**EXERCISE:**
An exact reprint of the data below is required, line for line.

**DATA FOR THIS TASK:**

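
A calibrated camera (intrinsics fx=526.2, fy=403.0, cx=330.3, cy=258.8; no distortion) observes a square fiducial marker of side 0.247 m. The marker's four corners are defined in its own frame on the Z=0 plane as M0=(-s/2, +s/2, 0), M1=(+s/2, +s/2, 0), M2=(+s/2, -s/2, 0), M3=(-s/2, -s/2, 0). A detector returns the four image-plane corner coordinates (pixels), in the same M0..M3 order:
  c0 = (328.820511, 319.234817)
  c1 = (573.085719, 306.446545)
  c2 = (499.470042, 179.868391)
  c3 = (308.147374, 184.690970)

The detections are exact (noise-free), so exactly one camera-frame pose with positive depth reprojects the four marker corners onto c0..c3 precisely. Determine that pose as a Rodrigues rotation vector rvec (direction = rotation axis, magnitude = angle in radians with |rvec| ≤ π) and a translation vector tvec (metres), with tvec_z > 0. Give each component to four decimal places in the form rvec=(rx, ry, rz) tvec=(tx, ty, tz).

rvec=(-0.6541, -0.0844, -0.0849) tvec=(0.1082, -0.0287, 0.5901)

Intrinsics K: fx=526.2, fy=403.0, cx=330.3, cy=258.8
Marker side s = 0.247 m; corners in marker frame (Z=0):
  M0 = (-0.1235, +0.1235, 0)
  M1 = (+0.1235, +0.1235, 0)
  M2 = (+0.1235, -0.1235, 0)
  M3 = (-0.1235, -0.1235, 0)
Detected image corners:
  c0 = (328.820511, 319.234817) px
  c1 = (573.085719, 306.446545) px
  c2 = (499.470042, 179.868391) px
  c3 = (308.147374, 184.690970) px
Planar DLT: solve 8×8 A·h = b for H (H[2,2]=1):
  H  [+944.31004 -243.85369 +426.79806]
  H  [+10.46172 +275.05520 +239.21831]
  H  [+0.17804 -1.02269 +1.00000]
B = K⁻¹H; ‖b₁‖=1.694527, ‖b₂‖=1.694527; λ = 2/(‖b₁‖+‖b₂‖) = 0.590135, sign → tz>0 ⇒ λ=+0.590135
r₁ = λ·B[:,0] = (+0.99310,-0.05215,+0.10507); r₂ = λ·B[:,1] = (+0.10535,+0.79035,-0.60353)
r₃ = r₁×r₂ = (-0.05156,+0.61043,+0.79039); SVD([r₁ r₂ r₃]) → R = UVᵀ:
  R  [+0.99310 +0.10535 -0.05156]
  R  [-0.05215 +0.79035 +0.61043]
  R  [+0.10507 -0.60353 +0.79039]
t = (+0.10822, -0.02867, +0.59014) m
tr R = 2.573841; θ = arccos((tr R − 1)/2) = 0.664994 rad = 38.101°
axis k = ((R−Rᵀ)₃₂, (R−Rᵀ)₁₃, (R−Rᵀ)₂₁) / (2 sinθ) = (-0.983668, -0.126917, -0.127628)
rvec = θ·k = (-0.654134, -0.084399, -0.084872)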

**PROBLEM SOLUTION:**
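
A calibrated camera (intrinsics fx=526.2, fy=403.0, cx=330.3, cy=258.8; no distortion) observes a square fiducial marker of side 0.247 m. The marker's four corners are defined in its own frame on the Z=0 plane as M0=(-s/2, +s/2, 0), M1=(+s/2, +s/2, 0), M2=(+s/2, -s/2, 0), M3=(-s/2, -s/2, 0). A detector returns the four image-plane corner coordinates (pixels), in the same M0..M3 order:
  c0 = (328.820511, 319.234817)
  c1 = (573.085719, 306.446545)
  c2 = (499.470042, 179.868391)
  c3 = (308.147374, 184.690970)

The detections are exact (noise-free), so exactly one camera-frame pose with positive depth reprojects the four marker corners onto c0..c3 precisely. Determine that pose as a Rodrigues rotation vector rvec (direction = rotation axis, magnitude = angle in radians with |rvec| ≤ π) and a translation vector tvec (metres), with tvec_z > 0. Give each component to four decimal places in the form rvec=(rx, ry, rz) tvec=(tx, ty, tz).

rvec=(-0.6541, -0.0844, -0.0849) tvec=(0.1082, -0.0287, 0.5901)

Intrinsics K: fx=526.2, fy=403.0, cx=330.3, cy=258.8
Marker side s = 0.247 m; corners in marker frame (Z=0):
  M0 = (-0.1235, +0.1235, 0)
  M1 = (+0.1235, +0.1235, 0)
  M2 = (+0.1235, -0.1235, 0)
  M3 = (-0.1235, -0.1235, 0)
Detected image corners:
  c0 = (328.820511, 319.234817) px
  c1 = (573.085719, 306.446545) px
  c2 = (499.470042, 179.868391) px
  c3 = (308.147374, 184.690970) px
Planar DLT: solve 8×8 A·h = b for H (H[2,2]=1):
  H  [+944.31004 -243.85369 +426.79806]
  H  [+10.46172 +275.05520 +239.21831]
  H  [+0.17804 -1.02269 +1.00000]
B = K⁻¹H; ‖b₁‖=1.694527, ‖b₂‖=1.694527; λ = 2/(‖b₁‖+‖b₂‖) = 0.590135, sign → tz>0 ⇒ λ=+0.590135
r₁ = λ·B[:,0] = (+0.99310,-0.05215,+0.10507); r₂ = λ·B[:,1] = (+0.10535,+0.79035,-0.60353)
r₃ = r₁×r₂ = (-0.05156,+0.61043,+0.79039); SVD([r₁ r₂ r₃]) → R = UVᵀ:
  R  [+0.99310 +0.10535 -0.05156]
  R  [-0.05215 +0.79035 +0.61043]
  R  [+0.10507 -0.60353 +0.79039]
t = (+0.10822, -0.02867, +0.59014) m
tr R = 2.573841; θ = arccos((tr R − 1)/2) = 0.664994 rad = 38.101°
axis k = ((R−Rᵀ)₃₂, (R−Rᵀ)₁₃, (R−Rᵀ)₂₁) / (2 sinθ) = (-0.983668, -0.126917, -0.127628)
rvec = θ·k = (-0.654134, -0.084399, -0.084872)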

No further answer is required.